[Material to process]
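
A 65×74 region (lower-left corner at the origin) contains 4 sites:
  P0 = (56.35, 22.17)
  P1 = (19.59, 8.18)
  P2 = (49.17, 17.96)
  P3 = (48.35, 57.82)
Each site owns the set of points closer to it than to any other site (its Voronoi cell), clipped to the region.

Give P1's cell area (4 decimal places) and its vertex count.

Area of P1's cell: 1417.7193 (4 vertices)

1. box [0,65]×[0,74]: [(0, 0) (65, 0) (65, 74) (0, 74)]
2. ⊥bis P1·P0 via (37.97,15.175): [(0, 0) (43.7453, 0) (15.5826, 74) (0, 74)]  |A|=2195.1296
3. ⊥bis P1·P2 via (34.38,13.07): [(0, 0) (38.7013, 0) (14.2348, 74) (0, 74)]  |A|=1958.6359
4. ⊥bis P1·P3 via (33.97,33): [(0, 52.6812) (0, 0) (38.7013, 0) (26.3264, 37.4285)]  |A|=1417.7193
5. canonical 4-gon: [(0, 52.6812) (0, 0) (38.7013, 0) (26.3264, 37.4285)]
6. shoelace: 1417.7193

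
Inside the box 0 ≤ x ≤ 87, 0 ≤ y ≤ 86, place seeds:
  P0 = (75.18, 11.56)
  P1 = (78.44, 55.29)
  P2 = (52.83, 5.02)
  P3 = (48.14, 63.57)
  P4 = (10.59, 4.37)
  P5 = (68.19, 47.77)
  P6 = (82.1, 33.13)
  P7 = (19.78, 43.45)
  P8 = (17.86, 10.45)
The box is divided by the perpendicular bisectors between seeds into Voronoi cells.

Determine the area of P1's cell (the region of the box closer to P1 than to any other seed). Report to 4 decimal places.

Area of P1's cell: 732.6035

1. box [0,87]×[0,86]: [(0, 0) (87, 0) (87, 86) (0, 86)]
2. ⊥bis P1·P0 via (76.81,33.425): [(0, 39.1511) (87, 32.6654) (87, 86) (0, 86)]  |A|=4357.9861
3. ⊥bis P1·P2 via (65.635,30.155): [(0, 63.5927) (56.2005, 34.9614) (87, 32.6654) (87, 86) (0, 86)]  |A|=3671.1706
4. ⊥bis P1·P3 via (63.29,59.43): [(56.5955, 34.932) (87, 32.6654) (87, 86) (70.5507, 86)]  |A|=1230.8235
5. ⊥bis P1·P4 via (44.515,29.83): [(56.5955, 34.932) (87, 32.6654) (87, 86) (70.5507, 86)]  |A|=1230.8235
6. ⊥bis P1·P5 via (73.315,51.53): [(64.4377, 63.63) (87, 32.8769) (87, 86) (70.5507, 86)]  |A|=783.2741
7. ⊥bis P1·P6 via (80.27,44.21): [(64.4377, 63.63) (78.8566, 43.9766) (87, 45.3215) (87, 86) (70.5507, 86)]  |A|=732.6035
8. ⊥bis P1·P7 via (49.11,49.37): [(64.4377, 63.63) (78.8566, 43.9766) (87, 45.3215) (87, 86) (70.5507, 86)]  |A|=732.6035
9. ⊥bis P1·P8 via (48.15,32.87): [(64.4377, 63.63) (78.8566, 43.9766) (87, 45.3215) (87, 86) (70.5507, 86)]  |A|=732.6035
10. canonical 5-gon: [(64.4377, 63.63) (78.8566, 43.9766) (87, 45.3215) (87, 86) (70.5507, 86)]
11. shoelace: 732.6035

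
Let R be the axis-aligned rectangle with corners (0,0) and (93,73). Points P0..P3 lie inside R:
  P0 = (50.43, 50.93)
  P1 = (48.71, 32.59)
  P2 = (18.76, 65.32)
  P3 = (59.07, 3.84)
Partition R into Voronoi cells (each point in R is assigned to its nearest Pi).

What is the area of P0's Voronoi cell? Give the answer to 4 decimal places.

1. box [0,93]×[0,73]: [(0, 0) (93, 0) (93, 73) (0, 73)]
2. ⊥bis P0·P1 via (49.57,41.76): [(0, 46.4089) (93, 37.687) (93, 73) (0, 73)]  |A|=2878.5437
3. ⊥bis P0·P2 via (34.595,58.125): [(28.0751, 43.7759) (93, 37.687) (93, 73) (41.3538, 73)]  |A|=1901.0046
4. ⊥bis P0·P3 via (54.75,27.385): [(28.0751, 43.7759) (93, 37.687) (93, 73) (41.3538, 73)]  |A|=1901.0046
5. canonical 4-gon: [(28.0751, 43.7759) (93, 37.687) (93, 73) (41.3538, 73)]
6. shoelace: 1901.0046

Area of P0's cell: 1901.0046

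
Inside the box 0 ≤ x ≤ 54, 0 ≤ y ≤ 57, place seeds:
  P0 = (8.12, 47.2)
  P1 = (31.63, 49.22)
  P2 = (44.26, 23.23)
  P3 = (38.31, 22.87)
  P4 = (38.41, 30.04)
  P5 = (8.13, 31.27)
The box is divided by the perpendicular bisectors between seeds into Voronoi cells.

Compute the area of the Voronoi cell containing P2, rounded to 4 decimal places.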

[Your instructions] Your answer must be an exact transcription of the lines from the one containing "P0 = (8.12, 47.2)" through the last line of the records above, and nothing else.

[Answer to this problem]
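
  P0 = (8.12, 47.2)
  P1 = (31.63, 49.22)
  P2 = (44.26, 23.23)
  P3 = (38.31, 22.87)
  P4 = (38.41, 30.04)
  P5 = (8.13, 31.27)
The box is divided by the perpendicular bisectors between seeds into Voronoi cells.

Compute the area of the Voronoi cell containing P2, rounded to 4 decimal places.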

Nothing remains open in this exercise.